> _Activity_
The entire listing below should be output exactly as it stands.
Records shown section start
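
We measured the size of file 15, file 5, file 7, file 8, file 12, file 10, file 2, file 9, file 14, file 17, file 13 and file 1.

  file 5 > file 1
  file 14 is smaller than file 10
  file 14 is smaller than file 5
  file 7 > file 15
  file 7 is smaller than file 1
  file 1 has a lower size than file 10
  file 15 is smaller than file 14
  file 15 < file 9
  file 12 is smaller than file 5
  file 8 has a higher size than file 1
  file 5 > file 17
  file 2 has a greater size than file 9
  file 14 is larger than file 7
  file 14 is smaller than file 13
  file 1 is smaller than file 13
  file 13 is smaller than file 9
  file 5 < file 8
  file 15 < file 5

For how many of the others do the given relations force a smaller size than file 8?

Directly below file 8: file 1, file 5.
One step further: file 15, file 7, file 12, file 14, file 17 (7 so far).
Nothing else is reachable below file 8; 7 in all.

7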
Records shown section end
> _Reply to the task_
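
We measured the size of file 15, file 5, file 7, file 8, file 12, file 10, file 2, file 9, file 14, file 17, file 13 and file 1.

  file 5 > file 1
  file 14 is smaller than file 10
  file 14 is smaller than file 5
  file 7 > file 15
  file 7 is smaller than file 1
  file 1 has a lower size than file 10
  file 15 is smaller than file 14
  file 15 < file 9
  file 12 is smaller than file 5
  file 8 has a higher size than file 1
  file 5 > file 17
  file 2 has a greater size than file 9
  file 14 is larger than file 7
  file 14 is smaller than file 13
  file 1 is smaller than file 13
  file 13 is smaller than file 9
  file 5 < file 8
  file 15 < file 5

For how many of the others do the given relations force a smaller size than file 8?

Directly below file 8: file 1, file 5.
One step further: file 15, file 7, file 12, file 14, file 17 (7 so far).
Nothing else is reachable below file 8; 7 in all.

7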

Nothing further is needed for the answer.